▶ Exercise directions
Each line of the data that includes "sequenced" must be copied.

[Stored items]
━━━━━━━━━━━━━━━━━━━━
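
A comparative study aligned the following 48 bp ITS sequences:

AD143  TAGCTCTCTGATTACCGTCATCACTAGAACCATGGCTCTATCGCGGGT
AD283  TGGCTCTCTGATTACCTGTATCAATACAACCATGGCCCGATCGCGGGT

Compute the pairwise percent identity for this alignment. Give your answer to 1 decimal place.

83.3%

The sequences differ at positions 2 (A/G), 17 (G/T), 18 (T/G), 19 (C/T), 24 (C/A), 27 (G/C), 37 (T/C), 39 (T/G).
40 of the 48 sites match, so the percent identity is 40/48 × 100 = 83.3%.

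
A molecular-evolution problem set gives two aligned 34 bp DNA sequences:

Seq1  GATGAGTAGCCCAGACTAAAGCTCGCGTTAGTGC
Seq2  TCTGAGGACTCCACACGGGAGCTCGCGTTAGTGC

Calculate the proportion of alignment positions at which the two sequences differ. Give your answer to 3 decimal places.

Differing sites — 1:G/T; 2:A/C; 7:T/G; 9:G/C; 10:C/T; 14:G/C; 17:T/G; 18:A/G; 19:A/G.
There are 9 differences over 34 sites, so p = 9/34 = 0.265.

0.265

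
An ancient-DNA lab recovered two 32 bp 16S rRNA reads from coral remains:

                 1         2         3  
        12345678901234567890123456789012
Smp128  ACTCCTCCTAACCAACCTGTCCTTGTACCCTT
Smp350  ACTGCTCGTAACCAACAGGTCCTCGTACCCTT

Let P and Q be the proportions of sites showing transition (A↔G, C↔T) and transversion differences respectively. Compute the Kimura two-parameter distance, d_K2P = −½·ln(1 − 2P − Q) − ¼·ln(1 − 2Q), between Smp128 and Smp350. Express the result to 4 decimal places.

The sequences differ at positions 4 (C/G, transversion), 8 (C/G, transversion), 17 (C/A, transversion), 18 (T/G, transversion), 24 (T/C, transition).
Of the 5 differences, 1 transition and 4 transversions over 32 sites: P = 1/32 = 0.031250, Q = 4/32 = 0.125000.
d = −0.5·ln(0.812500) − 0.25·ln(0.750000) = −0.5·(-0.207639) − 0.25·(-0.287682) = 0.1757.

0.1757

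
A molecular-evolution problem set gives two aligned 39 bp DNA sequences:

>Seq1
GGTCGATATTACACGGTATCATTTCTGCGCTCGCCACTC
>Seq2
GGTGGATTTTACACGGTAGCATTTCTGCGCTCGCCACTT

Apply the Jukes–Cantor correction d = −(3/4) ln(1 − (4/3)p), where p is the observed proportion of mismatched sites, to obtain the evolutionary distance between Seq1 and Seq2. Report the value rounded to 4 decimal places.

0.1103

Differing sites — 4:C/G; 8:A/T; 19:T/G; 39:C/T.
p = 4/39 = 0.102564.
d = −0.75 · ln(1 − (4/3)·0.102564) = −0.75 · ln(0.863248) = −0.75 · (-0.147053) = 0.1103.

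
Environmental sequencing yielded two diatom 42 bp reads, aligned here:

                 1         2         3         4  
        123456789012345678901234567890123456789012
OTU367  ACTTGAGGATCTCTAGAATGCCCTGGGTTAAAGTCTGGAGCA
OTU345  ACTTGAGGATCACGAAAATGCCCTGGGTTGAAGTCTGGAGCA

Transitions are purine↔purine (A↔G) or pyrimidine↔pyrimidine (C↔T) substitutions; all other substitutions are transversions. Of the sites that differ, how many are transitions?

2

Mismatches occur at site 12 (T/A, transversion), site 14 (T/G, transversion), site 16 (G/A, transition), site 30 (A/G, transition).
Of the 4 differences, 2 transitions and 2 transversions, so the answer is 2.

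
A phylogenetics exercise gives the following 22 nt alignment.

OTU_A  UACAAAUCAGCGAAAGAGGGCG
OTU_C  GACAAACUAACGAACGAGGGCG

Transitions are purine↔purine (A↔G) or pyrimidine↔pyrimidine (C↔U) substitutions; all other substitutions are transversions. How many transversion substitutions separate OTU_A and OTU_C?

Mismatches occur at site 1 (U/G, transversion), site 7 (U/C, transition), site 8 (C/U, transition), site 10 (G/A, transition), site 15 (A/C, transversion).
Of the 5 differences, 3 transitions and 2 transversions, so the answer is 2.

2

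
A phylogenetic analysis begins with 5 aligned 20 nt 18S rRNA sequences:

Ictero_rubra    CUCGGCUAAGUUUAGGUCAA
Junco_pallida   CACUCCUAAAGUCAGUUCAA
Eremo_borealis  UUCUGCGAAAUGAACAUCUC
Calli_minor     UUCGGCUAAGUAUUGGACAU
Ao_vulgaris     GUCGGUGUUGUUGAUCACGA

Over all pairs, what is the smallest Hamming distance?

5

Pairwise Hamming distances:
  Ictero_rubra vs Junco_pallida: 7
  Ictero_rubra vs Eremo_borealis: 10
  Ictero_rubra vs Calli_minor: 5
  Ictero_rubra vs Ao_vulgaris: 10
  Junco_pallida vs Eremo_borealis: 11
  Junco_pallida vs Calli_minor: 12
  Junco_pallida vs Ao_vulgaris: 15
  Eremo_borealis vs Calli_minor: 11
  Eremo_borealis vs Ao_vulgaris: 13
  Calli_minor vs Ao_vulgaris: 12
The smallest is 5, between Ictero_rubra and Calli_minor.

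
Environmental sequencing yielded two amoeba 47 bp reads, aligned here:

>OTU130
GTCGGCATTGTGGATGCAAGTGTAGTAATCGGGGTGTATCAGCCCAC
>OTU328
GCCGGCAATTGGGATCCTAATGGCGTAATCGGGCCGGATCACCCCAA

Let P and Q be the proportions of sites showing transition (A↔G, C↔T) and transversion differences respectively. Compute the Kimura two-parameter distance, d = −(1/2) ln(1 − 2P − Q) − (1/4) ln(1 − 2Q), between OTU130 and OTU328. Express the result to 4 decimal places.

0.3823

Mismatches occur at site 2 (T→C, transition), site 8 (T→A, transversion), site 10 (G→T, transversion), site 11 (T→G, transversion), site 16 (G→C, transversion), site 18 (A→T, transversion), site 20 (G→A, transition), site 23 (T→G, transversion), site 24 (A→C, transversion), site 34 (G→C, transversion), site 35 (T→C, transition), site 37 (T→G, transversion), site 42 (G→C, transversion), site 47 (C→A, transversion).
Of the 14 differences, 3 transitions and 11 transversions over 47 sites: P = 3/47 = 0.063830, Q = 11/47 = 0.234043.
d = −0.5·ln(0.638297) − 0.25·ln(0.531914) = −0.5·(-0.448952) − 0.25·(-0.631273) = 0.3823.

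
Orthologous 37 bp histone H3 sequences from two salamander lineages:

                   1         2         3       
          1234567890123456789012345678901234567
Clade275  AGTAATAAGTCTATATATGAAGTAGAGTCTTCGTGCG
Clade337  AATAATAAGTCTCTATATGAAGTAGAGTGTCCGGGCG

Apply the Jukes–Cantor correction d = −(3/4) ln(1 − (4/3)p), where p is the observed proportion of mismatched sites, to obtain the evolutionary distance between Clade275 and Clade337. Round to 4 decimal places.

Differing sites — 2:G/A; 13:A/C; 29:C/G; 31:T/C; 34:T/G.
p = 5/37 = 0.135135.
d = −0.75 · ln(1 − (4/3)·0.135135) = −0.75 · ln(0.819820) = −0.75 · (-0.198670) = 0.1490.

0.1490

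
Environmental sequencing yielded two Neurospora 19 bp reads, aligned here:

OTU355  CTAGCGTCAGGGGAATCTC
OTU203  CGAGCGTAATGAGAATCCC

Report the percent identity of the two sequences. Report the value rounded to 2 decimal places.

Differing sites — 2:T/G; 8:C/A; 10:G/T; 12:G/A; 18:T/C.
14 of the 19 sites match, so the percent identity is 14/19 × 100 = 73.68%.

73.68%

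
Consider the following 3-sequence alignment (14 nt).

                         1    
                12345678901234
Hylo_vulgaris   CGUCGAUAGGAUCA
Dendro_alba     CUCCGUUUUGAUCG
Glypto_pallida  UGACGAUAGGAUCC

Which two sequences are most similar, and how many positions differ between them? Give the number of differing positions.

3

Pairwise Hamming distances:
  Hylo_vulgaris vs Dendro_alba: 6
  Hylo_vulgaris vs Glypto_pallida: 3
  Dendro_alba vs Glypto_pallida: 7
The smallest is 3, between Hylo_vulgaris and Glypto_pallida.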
━━━━━━━━━━━━━━━━━━━━
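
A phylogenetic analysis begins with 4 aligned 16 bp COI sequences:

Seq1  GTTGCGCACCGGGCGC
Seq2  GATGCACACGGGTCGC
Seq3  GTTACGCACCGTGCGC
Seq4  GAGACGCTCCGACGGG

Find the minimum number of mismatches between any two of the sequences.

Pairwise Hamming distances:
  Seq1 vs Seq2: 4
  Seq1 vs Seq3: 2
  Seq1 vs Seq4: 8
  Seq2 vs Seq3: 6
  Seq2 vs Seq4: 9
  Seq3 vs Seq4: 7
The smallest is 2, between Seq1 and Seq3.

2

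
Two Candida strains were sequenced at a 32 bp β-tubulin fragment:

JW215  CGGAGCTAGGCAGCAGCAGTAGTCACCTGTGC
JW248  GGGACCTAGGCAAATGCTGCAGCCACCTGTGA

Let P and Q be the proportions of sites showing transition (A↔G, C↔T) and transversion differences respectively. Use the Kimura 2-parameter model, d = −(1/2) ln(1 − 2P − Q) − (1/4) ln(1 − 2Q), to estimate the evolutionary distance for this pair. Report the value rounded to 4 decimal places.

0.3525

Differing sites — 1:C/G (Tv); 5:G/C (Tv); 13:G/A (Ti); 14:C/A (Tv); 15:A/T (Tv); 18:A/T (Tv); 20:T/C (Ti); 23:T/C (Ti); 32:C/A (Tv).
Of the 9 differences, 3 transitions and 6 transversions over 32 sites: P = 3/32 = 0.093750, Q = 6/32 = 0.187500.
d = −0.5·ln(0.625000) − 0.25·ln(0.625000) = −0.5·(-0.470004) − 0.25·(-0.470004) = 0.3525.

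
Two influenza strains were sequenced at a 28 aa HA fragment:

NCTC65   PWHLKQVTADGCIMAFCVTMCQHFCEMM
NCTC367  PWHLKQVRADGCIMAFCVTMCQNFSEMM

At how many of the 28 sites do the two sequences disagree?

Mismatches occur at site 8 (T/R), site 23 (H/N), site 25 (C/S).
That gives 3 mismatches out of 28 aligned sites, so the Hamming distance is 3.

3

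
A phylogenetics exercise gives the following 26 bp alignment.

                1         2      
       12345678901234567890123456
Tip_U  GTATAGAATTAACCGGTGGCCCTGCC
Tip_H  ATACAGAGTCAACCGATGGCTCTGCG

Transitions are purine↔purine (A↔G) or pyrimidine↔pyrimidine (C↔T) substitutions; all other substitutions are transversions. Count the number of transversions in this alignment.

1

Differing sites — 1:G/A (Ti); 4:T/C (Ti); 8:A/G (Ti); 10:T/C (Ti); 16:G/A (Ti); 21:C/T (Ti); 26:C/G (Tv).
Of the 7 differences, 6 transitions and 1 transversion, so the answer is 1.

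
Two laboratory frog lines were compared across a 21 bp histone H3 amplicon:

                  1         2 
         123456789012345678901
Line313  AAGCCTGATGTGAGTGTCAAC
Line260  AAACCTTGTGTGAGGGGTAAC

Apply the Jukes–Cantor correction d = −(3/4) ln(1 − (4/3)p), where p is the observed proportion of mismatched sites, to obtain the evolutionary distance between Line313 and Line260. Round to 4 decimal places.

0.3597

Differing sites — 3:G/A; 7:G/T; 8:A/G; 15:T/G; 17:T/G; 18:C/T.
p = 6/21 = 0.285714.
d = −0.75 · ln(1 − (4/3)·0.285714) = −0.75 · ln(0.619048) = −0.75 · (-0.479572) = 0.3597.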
━━━━━━━━━━━━━━━━━━━━
▶ The completed task
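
Two Candida strains were sequenced at a 32 bp β-tubulin fragment:
Two influenza strains were sequenced at a 28 aa HA fragment: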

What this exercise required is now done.